» WHAT TO DO
Repeat exactly, and only, the lines of the material below from the one that contains "What is (270702" through its final line.

» INFORMATION PROVIDED
====================
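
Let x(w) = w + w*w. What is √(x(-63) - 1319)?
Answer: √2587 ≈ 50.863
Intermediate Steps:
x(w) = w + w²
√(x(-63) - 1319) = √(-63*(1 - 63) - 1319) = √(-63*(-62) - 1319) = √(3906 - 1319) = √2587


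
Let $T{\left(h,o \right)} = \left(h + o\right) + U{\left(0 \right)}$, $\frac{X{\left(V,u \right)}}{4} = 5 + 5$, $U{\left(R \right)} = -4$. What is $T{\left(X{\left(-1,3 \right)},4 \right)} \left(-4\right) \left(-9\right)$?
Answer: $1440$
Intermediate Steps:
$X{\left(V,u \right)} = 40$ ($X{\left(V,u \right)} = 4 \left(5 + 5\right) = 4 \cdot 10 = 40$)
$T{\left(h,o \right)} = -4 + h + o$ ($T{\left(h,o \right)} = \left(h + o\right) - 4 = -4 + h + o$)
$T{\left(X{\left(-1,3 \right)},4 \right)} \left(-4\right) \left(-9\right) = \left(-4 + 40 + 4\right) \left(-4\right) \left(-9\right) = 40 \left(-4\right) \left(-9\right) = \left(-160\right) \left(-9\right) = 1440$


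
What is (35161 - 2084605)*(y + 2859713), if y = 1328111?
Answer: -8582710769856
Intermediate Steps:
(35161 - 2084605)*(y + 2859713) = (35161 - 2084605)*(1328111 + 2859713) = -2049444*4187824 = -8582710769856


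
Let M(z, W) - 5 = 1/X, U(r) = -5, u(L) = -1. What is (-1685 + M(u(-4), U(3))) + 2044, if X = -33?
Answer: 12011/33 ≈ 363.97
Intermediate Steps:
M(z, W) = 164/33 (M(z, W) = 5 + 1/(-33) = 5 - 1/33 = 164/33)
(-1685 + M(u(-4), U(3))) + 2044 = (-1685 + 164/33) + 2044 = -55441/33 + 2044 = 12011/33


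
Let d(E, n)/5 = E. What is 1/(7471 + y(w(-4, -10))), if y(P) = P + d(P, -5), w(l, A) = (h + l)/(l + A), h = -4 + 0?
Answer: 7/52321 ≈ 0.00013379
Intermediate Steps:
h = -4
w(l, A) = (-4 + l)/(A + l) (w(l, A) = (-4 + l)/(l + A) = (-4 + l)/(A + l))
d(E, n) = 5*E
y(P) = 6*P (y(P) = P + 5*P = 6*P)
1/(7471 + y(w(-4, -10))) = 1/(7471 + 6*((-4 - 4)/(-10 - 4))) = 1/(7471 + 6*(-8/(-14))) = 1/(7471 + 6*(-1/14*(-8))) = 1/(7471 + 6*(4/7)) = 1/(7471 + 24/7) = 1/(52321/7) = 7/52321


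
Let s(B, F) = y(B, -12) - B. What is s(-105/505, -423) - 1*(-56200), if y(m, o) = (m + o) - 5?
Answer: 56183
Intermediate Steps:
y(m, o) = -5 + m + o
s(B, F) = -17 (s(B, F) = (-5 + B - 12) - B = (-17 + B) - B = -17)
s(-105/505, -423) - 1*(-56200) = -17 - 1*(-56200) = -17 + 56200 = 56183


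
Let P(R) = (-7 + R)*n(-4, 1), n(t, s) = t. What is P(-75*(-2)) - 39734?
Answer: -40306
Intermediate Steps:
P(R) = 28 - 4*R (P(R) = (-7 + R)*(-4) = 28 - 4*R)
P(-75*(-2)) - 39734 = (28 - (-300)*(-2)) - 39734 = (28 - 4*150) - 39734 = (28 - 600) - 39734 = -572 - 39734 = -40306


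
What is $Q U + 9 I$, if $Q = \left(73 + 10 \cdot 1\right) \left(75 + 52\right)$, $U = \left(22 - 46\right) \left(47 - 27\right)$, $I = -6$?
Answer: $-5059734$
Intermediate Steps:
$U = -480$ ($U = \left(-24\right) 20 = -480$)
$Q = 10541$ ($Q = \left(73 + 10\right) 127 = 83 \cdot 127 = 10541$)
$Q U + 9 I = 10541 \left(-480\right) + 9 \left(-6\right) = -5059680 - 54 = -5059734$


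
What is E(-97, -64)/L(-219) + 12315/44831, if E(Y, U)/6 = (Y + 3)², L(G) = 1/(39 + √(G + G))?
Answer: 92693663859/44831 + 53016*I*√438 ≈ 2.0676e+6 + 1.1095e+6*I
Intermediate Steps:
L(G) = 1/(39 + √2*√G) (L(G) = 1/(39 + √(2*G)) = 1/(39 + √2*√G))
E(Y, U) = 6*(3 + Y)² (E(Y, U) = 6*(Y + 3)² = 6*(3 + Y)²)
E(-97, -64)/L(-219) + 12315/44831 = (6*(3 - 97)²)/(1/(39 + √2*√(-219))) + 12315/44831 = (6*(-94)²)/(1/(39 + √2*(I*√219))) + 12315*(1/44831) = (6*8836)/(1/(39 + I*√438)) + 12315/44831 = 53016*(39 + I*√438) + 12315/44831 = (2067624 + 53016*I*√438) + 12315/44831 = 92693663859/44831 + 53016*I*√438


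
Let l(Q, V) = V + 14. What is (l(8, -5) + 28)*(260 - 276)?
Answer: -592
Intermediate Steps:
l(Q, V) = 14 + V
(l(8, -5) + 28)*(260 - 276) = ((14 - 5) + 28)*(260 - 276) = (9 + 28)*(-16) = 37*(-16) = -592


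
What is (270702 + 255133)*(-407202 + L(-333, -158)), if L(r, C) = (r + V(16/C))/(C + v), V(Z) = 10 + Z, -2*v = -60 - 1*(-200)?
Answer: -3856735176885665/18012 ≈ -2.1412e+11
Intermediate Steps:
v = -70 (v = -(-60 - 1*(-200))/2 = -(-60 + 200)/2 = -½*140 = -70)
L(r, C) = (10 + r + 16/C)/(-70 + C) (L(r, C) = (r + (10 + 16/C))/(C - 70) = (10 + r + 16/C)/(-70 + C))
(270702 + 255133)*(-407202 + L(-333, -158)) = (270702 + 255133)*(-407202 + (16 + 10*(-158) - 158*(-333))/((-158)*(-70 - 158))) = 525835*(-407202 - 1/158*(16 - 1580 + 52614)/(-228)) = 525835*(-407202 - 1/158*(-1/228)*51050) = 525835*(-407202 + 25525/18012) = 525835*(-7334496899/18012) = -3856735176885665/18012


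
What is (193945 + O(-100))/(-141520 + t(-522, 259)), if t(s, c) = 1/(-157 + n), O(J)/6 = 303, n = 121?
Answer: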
====================
» SOLUTION FOR THIS PROBLEM
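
What is (270702 + 255133)*(-407202 + L(-333, -158)), if L(r, C) = (r + V(16/C))/(C + v), V(Z) = 10 + Z, -2*v = -60 - 1*(-200)?
Answer: -3856735176885665/18012 ≈ -2.1412e+11
Intermediate Steps:
v = -70 (v = -(-60 - 1*(-200))/2 = -(-60 + 200)/2 = -½*140 = -70)
L(r, C) = (10 + r + 16/C)/(-70 + C) (L(r, C) = (r + (10 + 16/C))/(C - 70) = (10 + r + 16/C)/(-70 + C))
(270702 + 255133)*(-407202 + L(-333, -158)) = (270702 + 255133)*(-407202 + (16 + 10*(-158) - 158*(-333))/((-158)*(-70 - 158))) = 525835*(-407202 - 1/158*(16 - 1580 + 52614)/(-228)) = 525835*(-407202 - 1/158*(-1/228)*51050) = 525835*(-407202 + 25525/18012) = 525835*(-7334496899/18012) = -3856735176885665/18012


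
What is (193945 + O(-100))/(-141520 + t(-522, 259)), if t(s, c) = 1/(-157 + n), O(J)/6 = 303, n = 121?
Answer: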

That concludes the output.